*Exercise brief*. Where the line containing "E raises Z by 4." appears, end your copy; everything from the first line of the records below up to and including it must be reproduced exactly.

*Data to process*.
----------
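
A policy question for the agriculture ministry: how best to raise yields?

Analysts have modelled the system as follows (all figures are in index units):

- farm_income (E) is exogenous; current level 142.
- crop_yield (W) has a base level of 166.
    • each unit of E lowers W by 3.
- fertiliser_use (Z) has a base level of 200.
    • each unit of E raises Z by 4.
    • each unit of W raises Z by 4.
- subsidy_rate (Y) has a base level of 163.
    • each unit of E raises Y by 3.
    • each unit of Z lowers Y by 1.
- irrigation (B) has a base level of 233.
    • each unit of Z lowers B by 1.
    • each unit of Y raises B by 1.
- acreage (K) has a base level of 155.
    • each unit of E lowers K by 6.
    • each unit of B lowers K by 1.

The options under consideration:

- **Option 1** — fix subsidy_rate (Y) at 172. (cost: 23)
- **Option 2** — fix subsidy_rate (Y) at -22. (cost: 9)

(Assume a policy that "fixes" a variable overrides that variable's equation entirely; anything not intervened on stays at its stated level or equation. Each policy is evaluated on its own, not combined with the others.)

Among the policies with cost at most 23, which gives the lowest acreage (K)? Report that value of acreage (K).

-1374

Option 1 (Y := 172):
  E = 142
  W = 166 − 3·142 = -260
  Z = 200 + 4·142 + 4·(-260) = -272
  Y = 172
  B = 233 − (-272) + 172 = 677
  K = 155 − 6·142 − 677 = -1374
Option 2 (Y := -22):
  E = 142
  W = 166 − 3·142 = -260
  Z = 200 + 4·142 + 4·(-260) = -272
  Y = -22
  B = 233 − (-272) + (-22) = 483
  K = 155 − 6·142 − 483 = -1180
Comparing — Option 1: K=-1374, Option 2: K=-1180. Lowest is -1374 (Option 1).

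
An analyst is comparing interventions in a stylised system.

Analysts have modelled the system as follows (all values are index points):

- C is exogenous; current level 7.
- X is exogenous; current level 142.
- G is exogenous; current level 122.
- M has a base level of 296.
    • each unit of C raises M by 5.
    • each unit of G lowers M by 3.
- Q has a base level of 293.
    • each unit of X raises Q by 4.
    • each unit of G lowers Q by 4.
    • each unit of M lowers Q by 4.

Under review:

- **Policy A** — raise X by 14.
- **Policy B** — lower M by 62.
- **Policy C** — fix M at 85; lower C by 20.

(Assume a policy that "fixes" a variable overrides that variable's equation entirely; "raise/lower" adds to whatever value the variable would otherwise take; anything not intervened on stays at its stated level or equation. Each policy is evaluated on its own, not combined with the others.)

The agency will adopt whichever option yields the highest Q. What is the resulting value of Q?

761

Policy A (X + 14):
  C = 7
  X = 142 + 14 = 156
  G = 122
  M = 296 + 5·7 − 3·122 = -35
  Q = 293 + 4·156 − 4·122 − 4·(-35) = 569
Policy B (M − 62):
  C = 7
  X = 142
  G = 122
  M = 296 + 5·7 − 3·122 (−62 from intervention) = -97
  Q = 293 + 4·142 − 4·122 − 4·(-97) = 761
Policy C (M := 85, C − 20):
  C = 7 − 20 = -13
  X = 142
  G = 122
  M = 85
  Q = 293 + 4·142 − 4·122 − 4·85 = 33
Comparing — Policy A: Q=569, Policy B: Q=761, Policy C: Q=33. Highest is 761 (Policy B).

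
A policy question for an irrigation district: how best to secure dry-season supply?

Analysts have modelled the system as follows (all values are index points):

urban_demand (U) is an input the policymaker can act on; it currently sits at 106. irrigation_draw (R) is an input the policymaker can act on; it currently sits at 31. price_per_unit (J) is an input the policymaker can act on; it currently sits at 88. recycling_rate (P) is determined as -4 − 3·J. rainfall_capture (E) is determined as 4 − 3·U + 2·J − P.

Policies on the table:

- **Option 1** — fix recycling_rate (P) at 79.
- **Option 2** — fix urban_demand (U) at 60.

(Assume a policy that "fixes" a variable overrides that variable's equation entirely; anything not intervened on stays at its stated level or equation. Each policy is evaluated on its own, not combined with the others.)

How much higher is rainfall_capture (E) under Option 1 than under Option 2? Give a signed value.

-485

Option 1 (P := 79):
  U = 106
  J = 88
  P = 79
  E = 4 − 3·106 + 2·88 − 79 = -217
Option 2 (U := 60):
  U = 60
  J = 88
  P = -4 − 3·88 = -268
  E = 4 − 3·60 + 2·88 − (-268) = 268
E: -217 − 268 = -485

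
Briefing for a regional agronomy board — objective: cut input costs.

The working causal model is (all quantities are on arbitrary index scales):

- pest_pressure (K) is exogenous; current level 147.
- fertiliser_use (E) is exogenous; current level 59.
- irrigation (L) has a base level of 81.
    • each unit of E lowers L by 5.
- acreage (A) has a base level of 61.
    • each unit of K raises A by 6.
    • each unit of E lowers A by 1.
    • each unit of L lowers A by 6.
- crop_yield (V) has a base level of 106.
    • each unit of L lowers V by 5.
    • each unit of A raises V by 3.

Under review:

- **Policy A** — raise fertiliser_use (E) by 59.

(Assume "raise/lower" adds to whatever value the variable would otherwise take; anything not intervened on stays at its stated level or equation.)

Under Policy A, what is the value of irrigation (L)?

-509

Policy A (E + 59):
  E = 59 + 59 = 118
  L = 81 − 5·118 = -509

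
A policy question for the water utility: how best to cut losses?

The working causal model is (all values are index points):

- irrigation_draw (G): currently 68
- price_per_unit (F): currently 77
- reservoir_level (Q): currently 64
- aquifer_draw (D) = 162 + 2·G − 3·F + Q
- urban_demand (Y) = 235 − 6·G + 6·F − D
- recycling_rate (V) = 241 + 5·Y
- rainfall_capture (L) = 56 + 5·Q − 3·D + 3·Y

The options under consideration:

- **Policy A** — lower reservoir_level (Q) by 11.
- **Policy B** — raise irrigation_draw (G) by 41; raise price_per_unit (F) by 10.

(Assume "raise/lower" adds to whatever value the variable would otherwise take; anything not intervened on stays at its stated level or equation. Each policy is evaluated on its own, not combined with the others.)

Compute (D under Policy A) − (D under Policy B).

-63

Policy A (Q − 11):
  G = 68
  F = 77
  Q = 64 − 11 = 53
  D = 162 + 2·68 − 3·77 + 53 = 120
Policy B (G + 41, F + 10):
  G = 68 + 41 = 109
  F = 77 + 10 = 87
  Q = 64
  D = 162 + 2·109 − 3·87 + 64 = 183
D: 120 − 183 = -63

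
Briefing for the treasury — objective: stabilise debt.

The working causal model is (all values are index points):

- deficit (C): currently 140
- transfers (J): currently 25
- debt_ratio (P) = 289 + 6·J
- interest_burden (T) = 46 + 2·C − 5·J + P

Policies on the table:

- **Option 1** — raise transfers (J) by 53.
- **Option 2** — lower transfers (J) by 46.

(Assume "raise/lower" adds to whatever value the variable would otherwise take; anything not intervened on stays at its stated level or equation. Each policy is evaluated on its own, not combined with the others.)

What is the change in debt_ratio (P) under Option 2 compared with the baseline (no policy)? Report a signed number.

-276

Baseline:
  J = 25
  P = 289 + 6·25 = 439
Option 2 (J − 46):
  J = 25 − 46 = -21
  P = 289 + 6·(-21) = 163
Change in P: 163 − 439 = -276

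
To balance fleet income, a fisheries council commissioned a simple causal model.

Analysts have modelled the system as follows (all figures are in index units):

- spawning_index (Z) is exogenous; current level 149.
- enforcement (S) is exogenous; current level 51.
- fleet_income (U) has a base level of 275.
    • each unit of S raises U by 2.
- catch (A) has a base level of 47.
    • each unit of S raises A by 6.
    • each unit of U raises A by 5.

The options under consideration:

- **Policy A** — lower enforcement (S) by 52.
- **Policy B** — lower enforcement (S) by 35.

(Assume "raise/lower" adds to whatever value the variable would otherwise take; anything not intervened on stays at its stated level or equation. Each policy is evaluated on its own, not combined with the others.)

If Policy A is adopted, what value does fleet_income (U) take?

273

Policy A (S − 52):
  S = 51 − 52 = -1
  U = 275 + 2·(-1) = 273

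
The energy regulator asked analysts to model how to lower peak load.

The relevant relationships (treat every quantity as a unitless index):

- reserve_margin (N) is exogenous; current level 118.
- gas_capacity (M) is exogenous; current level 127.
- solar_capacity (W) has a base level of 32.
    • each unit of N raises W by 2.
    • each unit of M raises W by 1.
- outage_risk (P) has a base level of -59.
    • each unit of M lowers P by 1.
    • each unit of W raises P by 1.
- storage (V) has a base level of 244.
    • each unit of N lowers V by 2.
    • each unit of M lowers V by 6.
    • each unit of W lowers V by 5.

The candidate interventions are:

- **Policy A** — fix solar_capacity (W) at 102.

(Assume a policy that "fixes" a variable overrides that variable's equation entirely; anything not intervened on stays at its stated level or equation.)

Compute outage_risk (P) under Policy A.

-84

Policy A (W := 102):
  N = 118
  M = 127
  W = 102
  P = -59 − 127 + 102 = -84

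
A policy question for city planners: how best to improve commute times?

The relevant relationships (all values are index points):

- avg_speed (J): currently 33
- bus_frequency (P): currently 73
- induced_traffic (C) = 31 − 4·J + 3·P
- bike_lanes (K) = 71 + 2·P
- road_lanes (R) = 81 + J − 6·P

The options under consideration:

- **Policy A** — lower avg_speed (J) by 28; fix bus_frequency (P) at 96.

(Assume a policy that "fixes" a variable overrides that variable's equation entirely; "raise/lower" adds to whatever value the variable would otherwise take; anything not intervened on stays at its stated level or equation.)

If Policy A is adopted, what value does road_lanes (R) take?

-490

Policy A (J − 28, P := 96):
  J = 33 − 28 = 5
  P = 96
  R = 81 + 5 − 6·96 = -490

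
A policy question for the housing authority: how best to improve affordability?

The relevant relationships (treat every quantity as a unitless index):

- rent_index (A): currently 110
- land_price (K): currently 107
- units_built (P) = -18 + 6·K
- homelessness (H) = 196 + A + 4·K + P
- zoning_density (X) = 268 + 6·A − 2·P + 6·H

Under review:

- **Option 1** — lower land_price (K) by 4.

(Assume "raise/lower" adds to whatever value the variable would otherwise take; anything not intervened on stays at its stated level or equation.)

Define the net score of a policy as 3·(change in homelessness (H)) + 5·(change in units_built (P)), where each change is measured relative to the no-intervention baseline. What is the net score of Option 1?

Baseline:
  A = 110
  K = 107
  P = -18 + 6·107 = 624
  H = 196 + 110 + 4·107 + 624 = 1358
Option 1 (K − 4):
  A = 110
  K = 107 − 4 = 103
  P = -18 + 6·103 = 600
  H = 196 + 110 + 4·103 + 600 = 1318
ΔH = 1318 − 1358 = -40; ΔP = 600 − 624 = -24
Score = 3·(-40) + 5·(-24) = -240

-240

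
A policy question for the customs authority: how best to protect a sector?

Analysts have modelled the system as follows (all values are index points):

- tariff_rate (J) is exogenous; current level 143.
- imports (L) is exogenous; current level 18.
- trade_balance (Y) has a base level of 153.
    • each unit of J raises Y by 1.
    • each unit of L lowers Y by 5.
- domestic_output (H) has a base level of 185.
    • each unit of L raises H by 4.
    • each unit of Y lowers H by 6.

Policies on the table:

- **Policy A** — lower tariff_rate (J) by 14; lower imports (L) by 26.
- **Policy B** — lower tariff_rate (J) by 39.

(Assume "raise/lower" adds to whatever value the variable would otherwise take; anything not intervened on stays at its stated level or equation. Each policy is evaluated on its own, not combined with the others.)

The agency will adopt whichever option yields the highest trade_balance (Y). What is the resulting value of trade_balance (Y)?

322

Policy A (J − 14, L − 26):
  J = 143 − 14 = 129
  L = 18 − 26 = -8
  Y = 153 + 129 − 5·(-8) = 322
Policy B (J − 39):
  J = 143 − 39 = 104
  L = 18
  Y = 153 + 104 − 5·18 = 167
Comparing — Policy A: Y=322, Policy B: Y=167. Highest is 322 (Policy A).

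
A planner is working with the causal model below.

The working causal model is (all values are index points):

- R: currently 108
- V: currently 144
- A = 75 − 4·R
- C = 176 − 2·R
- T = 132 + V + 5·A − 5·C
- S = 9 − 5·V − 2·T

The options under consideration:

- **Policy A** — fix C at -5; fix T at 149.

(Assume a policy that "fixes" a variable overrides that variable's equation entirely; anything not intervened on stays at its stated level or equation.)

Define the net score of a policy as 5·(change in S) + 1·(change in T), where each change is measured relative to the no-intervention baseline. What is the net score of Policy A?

Baseline:
  R = 108
  V = 144
  A = 75 − 4·108 = -357
  C = 176 − 2·108 = -40
  T = 132 + 144 + 5·(-357) − 5·(-40) = -1309
  S = 9 − 5·144 − 2·(-1309) = 1907
Policy A (C := -5, T := 149):
  R = 108
  V = 144
  A = 75 − 4·108 = -357
  C = -5
  T = 149
  S = 9 − 5·144 − 2·149 = -1009
ΔS = -1009 − 1907 = -2916; ΔT = 149 − (-1309) = 1458
Score = 5·(-2916) + 1·1458 = -13122

-13122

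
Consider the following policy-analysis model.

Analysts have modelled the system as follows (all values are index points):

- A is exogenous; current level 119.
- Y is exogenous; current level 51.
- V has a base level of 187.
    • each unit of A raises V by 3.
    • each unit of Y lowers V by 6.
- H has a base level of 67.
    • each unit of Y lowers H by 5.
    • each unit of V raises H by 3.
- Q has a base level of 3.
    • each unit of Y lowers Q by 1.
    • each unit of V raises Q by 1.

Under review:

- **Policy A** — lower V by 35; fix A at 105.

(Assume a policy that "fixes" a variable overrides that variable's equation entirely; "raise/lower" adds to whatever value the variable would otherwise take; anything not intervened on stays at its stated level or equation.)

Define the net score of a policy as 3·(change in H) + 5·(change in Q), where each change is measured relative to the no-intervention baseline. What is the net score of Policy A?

-1078

Baseline:
  A = 119
  Y = 51
  V = 187 + 3·119 − 6·51 = 238
  H = 67 − 5·51 + 3·238 = 526
  Q = 3 − 51 + 238 = 190
Policy A (V − 35, A := 105):
  A = 105
  Y = 51
  V = 187 + 3·105 − 6·51 (−35 from intervention) = 161
  H = 67 − 5·51 + 3·161 = 295
  Q = 3 − 51 + 161 = 113
ΔH = 295 − 526 = -231; ΔQ = 113 − 190 = -77
Score = 3·(-231) + 5·(-77) = -1078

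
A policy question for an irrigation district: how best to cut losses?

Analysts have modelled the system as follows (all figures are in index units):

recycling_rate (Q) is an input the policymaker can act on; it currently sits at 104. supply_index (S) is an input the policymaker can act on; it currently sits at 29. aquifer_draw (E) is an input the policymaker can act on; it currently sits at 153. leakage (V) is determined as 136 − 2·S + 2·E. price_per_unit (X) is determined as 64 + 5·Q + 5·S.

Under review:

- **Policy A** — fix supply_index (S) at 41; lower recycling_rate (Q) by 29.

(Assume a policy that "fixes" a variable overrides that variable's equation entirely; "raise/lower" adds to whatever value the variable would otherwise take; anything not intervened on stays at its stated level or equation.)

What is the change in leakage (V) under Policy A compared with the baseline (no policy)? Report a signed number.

-24

Baseline:
  S = 29
  E = 153
  V = 136 − 2·29 + 2·153 = 384
Policy A (S := 41, Q − 29):
  S = 41
  E = 153
  V = 136 − 2·41 + 2·153 = 360
Change in V: 360 − 384 = -24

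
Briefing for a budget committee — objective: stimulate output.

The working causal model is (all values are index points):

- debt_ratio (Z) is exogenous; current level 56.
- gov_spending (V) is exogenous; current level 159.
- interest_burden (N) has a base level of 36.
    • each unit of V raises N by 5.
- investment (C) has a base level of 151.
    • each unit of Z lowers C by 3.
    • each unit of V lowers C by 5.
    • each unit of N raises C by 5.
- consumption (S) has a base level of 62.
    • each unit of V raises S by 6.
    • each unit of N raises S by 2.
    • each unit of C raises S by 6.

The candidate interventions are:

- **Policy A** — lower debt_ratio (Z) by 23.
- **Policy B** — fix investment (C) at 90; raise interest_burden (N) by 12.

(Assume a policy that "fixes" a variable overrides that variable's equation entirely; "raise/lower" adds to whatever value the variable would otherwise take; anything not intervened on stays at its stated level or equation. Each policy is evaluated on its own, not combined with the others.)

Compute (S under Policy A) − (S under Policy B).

Policy A (Z − 23):
  Z = 56 − 23 = 33
  V = 159
  N = 36 + 5·159 = 831
  C = 151 − 3·33 − 5·159 + 5·831 = 3412
  S = 62 + 6·159 + 2·831 + 6·3412 = 23150
Policy B (C := 90, N + 12):
  Z = 56
  V = 159
  N = 36 + 5·159 (+12 from intervention) = 843
  C = 90
  S = 62 + 6·159 + 2·843 + 6·90 = 3242
S: 23150 − 3242 = 19908

19908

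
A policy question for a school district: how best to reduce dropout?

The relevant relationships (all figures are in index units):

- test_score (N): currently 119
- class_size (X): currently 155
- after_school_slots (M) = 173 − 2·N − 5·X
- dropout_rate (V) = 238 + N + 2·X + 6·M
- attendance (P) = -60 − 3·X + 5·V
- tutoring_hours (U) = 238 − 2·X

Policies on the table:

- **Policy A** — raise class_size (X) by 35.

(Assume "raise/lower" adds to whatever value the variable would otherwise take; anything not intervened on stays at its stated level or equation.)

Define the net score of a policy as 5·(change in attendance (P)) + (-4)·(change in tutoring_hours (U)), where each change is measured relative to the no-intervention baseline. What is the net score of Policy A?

Baseline:
  N = 119
  X = 155
  M = 173 − 2·119 − 5·155 = -840
  V = 238 + 119 + 2·155 + 6·(-840) = -4373
  P = -60 − 3·155 + 5·(-4373) = -22390
  U = 238 − 2·155 = -72
Policy A (X + 35):
  N = 119
  X = 155 + 35 = 190
  M = 173 − 2·119 − 5·190 = -1015
  V = 238 + 119 + 2·190 + 6·(-1015) = -5353
  P = -60 − 3·190 + 5·(-5353) = -27395
  U = 238 − 2·190 = -142
ΔP = -27395 − (-22390) = -5005; ΔU = -142 − (-72) = -70
Score = 5·(-5005) + (-4)·(-70) = -24745

-24745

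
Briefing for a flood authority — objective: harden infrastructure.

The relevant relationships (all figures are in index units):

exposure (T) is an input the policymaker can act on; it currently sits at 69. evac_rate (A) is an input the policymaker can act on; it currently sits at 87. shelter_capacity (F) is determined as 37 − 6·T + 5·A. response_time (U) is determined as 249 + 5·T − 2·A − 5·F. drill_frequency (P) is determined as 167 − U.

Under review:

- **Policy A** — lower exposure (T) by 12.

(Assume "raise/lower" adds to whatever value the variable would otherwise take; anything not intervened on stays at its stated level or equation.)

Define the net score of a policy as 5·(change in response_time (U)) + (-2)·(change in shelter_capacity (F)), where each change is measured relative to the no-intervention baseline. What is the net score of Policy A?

-2244

Baseline:
  T = 69
  A = 87
  F = 37 − 6·69 + 5·87 = 58
  U = 249 + 5·69 − 2·87 − 5·58 = 130
Policy A (T − 12):
  T = 69 − 12 = 57
  A = 87
  F = 37 − 6·57 + 5·87 = 130
  U = 249 + 5·57 − 2·87 − 5·130 = -290
ΔU = -290 − 130 = -420; ΔF = 130 − 58 = 72
Score = 5·(-420) + (-2)·72 = -2244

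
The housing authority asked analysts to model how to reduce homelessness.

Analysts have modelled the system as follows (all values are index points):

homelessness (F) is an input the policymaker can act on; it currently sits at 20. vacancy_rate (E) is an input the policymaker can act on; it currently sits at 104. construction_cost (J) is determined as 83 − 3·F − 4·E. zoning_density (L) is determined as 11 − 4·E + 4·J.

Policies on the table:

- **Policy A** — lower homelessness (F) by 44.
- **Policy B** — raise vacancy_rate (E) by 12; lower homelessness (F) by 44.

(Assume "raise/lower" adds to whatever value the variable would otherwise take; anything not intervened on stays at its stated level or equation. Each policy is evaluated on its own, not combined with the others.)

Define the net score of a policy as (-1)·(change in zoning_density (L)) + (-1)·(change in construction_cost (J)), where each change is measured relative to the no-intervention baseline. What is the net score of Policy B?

-372

Baseline:
  F = 20
  E = 104
  J = 83 − 3·20 − 4·104 = -393
  L = 11 − 4·104 + 4·(-393) = -1977
Policy B (E + 12, F − 44):
  F = 20 − 44 = -24
  E = 104 + 12 = 116
  J = 83 − 3·(-24) − 4·116 = -309
  L = 11 − 4·116 + 4·(-309) = -1689
ΔL = -1689 − (-1977) = 288; ΔJ = -309 − (-393) = 84
Score = (-1)·288 + (-1)·84 = -372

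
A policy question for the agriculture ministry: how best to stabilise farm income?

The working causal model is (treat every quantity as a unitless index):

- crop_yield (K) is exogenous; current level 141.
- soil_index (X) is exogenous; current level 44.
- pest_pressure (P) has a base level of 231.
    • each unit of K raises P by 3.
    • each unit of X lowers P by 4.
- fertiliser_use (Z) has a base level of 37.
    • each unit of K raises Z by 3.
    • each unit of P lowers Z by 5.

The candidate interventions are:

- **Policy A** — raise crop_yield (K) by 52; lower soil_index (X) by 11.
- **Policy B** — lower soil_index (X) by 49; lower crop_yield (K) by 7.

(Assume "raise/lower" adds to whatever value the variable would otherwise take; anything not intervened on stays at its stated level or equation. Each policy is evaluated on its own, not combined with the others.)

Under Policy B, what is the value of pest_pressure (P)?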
----------
*Response box*.
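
A policy question for the agriculture ministry: how best to raise yields?

Analysts have modelled the system as follows (all figures are in index units):

- farm_income (E) is exogenous; current level 142.
- crop_yield (W) has a base level of 166.
    • each unit of E lowers W by 3.
- fertiliser_use (Z) has a base level of 200.
    • each unit of E raises Z by 4.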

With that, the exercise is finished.